_Study material:_
━━━━━━━━━━━━━━━━━━━━

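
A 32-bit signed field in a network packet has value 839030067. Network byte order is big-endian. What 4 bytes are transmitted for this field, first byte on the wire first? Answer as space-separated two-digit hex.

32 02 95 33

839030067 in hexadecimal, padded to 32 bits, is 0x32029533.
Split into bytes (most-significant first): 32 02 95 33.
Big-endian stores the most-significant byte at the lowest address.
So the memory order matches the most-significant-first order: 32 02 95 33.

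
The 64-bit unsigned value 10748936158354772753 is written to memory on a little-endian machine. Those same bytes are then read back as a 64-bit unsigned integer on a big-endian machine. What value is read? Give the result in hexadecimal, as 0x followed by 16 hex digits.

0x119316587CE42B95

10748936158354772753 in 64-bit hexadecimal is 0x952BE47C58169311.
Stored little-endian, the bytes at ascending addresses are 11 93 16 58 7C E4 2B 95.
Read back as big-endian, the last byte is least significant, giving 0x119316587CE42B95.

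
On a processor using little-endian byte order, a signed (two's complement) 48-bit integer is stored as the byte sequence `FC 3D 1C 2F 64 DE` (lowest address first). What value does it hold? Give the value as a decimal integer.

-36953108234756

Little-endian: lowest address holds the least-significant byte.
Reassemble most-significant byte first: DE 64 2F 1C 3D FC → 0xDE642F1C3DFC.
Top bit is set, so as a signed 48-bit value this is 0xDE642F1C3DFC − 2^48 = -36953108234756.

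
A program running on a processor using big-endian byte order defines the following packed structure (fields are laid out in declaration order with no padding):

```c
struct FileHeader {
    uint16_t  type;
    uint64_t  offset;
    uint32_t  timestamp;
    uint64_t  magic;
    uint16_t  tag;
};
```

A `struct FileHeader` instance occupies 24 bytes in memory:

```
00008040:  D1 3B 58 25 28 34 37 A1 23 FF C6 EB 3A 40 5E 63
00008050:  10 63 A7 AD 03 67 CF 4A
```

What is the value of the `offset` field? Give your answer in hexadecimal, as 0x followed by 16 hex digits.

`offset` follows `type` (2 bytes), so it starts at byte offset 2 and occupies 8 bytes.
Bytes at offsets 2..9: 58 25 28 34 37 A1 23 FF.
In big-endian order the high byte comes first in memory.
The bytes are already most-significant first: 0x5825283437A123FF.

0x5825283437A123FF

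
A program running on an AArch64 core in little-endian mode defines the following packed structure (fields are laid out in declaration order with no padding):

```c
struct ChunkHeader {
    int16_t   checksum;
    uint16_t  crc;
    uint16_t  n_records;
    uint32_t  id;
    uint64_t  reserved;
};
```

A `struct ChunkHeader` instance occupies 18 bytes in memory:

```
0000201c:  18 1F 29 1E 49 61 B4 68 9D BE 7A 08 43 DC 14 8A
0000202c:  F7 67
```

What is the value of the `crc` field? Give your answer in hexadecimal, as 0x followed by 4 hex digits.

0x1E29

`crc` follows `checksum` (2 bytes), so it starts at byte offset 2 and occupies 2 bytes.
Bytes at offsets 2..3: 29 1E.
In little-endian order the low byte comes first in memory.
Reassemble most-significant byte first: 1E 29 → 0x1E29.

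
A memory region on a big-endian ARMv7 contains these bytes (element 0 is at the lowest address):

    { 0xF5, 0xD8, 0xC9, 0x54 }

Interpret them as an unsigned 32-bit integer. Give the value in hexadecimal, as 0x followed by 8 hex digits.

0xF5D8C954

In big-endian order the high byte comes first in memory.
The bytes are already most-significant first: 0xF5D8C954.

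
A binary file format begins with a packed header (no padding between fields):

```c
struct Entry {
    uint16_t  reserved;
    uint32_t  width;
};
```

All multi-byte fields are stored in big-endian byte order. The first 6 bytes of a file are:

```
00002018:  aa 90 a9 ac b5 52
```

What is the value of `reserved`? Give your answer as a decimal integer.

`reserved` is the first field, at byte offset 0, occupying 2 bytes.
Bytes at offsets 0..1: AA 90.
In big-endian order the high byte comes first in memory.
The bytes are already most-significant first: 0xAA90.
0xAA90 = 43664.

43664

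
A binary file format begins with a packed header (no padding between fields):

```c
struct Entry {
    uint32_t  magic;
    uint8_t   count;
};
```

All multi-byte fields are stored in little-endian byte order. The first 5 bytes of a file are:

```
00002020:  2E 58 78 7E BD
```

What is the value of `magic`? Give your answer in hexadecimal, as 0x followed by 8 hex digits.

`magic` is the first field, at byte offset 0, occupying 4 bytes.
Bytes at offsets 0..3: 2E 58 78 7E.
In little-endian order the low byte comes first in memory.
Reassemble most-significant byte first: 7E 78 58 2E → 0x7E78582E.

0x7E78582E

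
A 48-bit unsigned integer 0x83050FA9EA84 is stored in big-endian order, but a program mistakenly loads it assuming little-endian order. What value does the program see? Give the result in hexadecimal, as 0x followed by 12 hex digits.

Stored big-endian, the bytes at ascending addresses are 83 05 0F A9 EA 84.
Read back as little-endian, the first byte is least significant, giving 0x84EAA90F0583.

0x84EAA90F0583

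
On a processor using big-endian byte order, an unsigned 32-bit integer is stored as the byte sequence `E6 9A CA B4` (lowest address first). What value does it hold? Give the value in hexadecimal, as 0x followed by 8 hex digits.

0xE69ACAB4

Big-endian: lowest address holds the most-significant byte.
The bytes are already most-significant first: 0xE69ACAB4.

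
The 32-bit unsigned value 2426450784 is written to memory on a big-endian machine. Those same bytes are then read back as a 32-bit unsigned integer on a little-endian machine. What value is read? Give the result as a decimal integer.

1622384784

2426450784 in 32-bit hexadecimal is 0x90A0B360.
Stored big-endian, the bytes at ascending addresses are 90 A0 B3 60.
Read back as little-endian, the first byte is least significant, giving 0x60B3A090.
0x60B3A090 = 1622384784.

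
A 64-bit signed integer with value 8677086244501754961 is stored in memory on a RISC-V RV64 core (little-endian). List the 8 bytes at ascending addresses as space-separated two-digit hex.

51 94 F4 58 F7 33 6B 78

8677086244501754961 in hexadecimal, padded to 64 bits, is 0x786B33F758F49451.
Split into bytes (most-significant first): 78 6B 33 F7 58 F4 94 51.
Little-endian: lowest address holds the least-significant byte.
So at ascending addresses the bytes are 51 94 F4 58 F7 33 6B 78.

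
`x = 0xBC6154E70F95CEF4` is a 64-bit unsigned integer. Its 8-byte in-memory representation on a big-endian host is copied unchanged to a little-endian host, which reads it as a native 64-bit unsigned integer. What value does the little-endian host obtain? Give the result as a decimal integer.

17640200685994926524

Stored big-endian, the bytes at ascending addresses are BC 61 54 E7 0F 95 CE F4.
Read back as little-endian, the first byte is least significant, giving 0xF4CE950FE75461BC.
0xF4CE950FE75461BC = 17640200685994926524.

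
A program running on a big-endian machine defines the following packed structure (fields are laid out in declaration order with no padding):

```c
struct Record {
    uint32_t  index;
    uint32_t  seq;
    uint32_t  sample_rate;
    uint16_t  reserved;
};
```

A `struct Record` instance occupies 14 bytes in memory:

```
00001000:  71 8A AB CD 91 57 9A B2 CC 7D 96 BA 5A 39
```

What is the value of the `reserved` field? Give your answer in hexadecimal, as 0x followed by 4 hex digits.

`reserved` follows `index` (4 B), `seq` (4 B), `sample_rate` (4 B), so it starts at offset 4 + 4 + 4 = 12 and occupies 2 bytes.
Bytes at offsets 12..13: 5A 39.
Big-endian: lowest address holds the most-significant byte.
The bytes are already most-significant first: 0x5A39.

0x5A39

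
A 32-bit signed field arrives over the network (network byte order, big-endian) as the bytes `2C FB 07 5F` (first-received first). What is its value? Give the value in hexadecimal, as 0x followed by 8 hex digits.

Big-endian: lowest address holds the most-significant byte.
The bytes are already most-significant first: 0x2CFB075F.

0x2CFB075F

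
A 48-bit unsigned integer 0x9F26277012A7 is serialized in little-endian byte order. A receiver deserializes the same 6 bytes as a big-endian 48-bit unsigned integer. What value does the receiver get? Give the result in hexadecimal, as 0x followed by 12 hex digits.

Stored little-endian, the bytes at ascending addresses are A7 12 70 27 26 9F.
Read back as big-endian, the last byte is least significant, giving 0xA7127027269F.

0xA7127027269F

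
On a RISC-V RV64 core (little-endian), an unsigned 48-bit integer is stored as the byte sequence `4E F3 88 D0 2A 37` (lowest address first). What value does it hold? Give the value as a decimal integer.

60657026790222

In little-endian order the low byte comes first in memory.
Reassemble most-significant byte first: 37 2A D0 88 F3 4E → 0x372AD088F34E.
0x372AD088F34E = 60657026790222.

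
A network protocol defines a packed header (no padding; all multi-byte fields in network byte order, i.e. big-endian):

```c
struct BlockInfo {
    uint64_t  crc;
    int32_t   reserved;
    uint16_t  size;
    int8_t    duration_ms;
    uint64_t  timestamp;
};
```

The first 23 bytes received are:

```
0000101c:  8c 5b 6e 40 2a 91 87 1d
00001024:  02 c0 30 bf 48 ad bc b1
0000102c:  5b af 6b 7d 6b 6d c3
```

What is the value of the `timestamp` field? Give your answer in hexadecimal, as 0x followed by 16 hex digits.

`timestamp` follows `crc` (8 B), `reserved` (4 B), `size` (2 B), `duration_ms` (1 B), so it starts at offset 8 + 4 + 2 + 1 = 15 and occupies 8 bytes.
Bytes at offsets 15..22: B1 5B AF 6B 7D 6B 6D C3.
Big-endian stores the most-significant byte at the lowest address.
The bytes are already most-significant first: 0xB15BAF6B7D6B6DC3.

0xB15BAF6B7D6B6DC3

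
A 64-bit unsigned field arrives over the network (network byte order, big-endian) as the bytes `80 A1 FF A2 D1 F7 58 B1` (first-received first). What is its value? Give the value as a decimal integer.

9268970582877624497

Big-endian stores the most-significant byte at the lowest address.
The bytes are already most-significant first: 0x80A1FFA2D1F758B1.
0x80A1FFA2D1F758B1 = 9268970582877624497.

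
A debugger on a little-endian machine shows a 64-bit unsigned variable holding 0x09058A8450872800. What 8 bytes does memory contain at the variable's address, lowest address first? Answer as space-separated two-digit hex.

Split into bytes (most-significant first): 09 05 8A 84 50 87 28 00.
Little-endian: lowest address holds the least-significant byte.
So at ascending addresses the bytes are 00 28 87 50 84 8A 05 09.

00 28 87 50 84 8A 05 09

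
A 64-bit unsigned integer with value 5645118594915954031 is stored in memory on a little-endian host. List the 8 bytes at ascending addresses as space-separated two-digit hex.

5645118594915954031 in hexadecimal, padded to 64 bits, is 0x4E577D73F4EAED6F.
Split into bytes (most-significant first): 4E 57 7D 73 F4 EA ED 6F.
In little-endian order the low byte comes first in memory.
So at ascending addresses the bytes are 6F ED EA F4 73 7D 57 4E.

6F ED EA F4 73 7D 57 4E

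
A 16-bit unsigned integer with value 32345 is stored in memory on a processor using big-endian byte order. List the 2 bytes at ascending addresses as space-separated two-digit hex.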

━━━━━━━━━━━━━━━━━━━━

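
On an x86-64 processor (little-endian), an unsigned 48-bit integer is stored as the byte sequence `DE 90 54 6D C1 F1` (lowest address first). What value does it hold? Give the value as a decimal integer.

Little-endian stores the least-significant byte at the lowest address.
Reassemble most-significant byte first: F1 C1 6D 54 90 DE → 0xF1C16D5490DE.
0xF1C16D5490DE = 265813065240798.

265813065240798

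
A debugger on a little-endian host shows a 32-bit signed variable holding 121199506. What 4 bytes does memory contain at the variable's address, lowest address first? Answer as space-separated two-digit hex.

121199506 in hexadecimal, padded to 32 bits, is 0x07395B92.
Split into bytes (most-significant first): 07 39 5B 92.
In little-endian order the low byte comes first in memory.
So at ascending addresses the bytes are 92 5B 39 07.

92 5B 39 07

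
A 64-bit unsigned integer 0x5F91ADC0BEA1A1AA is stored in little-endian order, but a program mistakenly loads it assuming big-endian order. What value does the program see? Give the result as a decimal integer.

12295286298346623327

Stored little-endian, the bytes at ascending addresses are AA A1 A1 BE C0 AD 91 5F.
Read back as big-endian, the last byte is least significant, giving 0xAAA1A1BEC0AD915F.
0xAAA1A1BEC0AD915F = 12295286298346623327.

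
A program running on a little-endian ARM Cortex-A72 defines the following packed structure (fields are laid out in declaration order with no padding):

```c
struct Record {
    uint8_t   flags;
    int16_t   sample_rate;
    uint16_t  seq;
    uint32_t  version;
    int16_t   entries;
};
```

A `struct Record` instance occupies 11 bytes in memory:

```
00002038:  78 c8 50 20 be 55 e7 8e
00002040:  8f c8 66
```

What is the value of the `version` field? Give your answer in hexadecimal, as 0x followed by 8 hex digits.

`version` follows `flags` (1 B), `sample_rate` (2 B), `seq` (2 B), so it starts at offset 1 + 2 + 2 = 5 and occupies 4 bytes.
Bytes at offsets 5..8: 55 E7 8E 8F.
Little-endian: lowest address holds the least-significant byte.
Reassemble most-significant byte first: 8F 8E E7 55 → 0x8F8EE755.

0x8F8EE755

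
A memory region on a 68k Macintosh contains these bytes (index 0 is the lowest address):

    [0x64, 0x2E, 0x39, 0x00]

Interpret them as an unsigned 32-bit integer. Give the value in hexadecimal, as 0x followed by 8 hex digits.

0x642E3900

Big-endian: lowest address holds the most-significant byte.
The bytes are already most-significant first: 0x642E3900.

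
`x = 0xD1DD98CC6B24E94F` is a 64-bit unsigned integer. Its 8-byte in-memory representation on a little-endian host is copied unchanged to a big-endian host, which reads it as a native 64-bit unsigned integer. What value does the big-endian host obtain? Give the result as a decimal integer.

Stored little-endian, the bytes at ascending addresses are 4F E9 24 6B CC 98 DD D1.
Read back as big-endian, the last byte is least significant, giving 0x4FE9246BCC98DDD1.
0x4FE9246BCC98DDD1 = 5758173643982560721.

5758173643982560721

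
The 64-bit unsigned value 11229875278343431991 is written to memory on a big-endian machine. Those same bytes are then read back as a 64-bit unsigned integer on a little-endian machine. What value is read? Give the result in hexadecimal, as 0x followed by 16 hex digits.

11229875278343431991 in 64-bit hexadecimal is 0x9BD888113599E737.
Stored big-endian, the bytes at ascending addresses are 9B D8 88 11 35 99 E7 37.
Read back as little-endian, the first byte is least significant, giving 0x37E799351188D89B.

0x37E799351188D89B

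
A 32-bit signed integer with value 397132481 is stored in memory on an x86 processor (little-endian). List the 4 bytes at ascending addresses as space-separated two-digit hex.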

━━━━━━━━━━━━━━━━━━━━

_Task to complete:_ Search the data above for "FileHeader" and copy every line where it turns up.

_Reply:_
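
struct FileHeader {
A `struct FileHeader` instance occupies 24 bytes in memory: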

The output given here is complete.